Work instructions: Every entry has to be restated word for word.

Material for this exercise:

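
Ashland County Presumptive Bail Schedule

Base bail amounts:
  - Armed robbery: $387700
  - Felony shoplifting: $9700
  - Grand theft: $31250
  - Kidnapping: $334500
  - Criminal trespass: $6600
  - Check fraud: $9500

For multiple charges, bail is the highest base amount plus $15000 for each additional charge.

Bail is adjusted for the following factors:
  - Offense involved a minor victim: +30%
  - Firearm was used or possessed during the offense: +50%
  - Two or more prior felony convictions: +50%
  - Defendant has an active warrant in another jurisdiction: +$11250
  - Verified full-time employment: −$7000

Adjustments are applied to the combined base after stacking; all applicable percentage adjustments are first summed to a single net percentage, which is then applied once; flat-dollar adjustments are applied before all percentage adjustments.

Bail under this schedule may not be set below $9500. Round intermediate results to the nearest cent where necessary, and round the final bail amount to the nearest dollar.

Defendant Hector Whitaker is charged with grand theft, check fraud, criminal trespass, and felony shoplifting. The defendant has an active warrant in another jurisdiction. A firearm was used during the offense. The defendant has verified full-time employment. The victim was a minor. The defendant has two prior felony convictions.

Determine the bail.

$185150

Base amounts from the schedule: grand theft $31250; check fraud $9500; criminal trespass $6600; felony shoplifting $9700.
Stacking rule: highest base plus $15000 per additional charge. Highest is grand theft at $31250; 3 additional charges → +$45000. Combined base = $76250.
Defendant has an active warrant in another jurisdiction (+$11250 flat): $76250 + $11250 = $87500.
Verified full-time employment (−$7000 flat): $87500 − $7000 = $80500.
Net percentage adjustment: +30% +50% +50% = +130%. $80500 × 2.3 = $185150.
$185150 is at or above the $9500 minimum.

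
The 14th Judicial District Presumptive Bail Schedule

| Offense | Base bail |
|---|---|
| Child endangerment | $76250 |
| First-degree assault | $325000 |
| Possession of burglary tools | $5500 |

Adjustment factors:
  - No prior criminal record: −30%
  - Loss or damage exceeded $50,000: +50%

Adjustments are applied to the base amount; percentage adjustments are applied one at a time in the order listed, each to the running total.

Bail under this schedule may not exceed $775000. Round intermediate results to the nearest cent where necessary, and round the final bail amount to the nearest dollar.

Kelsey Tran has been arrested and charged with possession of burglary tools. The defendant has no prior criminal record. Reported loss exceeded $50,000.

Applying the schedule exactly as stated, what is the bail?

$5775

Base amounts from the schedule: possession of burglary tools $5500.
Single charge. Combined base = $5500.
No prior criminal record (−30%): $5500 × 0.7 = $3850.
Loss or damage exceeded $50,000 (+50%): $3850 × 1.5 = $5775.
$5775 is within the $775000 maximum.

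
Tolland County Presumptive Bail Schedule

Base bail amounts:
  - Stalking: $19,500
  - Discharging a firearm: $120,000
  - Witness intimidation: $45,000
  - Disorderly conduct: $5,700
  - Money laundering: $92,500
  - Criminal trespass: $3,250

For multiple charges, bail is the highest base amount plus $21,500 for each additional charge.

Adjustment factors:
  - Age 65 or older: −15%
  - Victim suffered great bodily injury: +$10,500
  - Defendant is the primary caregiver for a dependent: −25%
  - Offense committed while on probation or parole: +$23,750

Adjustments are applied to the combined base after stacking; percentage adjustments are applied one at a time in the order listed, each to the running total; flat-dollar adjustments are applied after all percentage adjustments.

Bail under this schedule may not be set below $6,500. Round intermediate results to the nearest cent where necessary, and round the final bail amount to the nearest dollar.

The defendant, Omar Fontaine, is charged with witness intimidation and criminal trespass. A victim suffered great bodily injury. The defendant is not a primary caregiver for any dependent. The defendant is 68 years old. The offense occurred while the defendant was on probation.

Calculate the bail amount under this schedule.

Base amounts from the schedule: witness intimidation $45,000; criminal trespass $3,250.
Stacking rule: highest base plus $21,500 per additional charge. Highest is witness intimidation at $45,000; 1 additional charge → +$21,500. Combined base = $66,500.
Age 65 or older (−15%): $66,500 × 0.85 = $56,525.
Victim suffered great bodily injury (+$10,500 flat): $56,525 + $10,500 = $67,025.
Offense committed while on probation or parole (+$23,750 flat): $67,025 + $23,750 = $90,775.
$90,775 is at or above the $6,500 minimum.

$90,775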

Solved exercise:
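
Ashland County Presumptive Bail Schedule

Base bail amounts:
  - Armed robbery: $387700
  - Felony shoplifting: $9700
  - Grand theft: $31250
  - Kidnapping: $334500
  - Criminal trespass: $6600
  - Check fraud: $9500

For multiple charges, bail is the highest base amount plus $15000 for each additional charge.

Bail is adjusted for the following factors:
  - Offense involved a minor victim: +30%
  - Firearm was used or possessed during the offense: +50%
  - Two or more prior felony convictions: +50%
  - Defendant has an active warrant in another jurisdiction: +$11250
  - Verified full-time employment: −$7000

Adjustments are applied to the combined base after stacking; all applicable percentage adjustments are first summed to a single net percentage, which is then applied once; flat-dollar adjustments are applied before all percentage adjustments.

Bail under this schedule may not be set below $9500. Round intermediate results to the nearest cent where necessary, and round the final bail amount to the nearest dollar.

Defendant Hector Whitaker is charged with grand theft, check fraud, criminal trespass, and felony shoplifting. The defendant has an active warrant in another jurisdiction. A firearm was used during the offense. The defendant has verified full-time employment. The victim was a minor. The defendant has two prior felony convictions.

Determine the bail.

$185150

Base amounts from the schedule: grand theft $31250; check fraud $9500; criminal trespass $6600; felony shoplifting $9700.
Stacking rule: highest base plus $15000 per additional charge. Highest is grand theft at $31250; 3 additional charges → +$45000. Combined base = $76250.
Defendant has an active warrant in another jurisdiction (+$11250 flat): $76250 + $11250 = $87500.
Verified full-time employment (−$7000 flat): $87500 − $7000 = $80500.
Net percentage adjustment: +30% +50% +50% = +130%. $80500 × 2.3 = $185150.
$185150 is at or above the $9500 minimum.

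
The 14th Judicial District Presumptive Bail Schedule

| Offense | Base bail |
|---|---|
| Child endangerment | $76250 |
| First-degree assault | $325000 |
| Possession of burglary tools | $5500 |

Adjustment factors:
  - No prior criminal record: −30%
  - Loss or damage exceeded $50,000: +50%

Adjustments are applied to the base amount; percentage adjustments are applied one at a time in the order listed, each to the running total.

Bail under this schedule may not exceed $775000. Round intermediate results to the nearest cent where necessary, and round the final bail amount to the nearest dollar.

Kelsey Tran has been arrested and charged with possession of burglary tools. The defendant has no prior criminal record. Reported loss exceeded $50,000.

Applying the schedule exactly as stated, what is the bail?

$5775

Base amounts from the schedule: possession of burglary tools $5500.
Single charge. Combined base = $5500.
No prior criminal record (−30%): $5500 × 0.7 = $3850.
Loss or damage exceeded $50,000 (+50%): $3850 × 1.5 = $5775.
$5775 is within the $775000 maximum.

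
Tolland County Presumptive Bail Schedule

Base bail amounts:
  - Stalking: $19,500
  - Discharging a firearm: $120,000
  - Witness intimidation: $45,000
  - Disorderly conduct: $5,700
  - Money laundering: $92,500
  - Criminal trespass: $3,250

For multiple charges, bail is the highest base amount plus $21,500 for each additional charge.

Adjustment factors:
  - Age 65 or older: −15%
  - Victim suffered great bodily injury: +$10,500
  - Defendant is the primary caregiver for a dependent: −25%
  - Offense committed while on probation or parole: +$23,750

Adjustments are applied to the combined base after stacking; percentage adjustments are applied one at a time in the order listed, each to the running total; flat-dollar adjustments are applied after all percentage adjustments.

Bail under this schedule may not be set below $6,500. Round intermediate results to the nearest cent where necessary, and round the final bail amount to the nearest dollar.

The defendant, Omar Fontaine, is charged with witness intimidation and criminal trespass. A victim suffered great bodily injury. The defendant is not a primary caregiver for any dependent. The defendant is 68 years old. The offense occurred while the defendant was on probation.

Calculate the bail amount under this schedule.

Base amounts from the schedule: witness intimidation $45,000; criminal trespass $3,250.
Stacking rule: highest base plus $21,500 per additional charge. Highest is witness intimidation at $45,000; 1 additional charge → +$21,500. Combined base = $66,500.
Age 65 or older (−15%): $66,500 × 0.85 = $56,525.
Victim suffered great bodily injury (+$10,500 flat): $56,525 + $10,500 = $67,025.
Offense committed while on probation or parole (+$23,750 flat): $67,025 + $23,750 = $90,775.
$90,775 is at or above the $6,500 minimum.

$90,775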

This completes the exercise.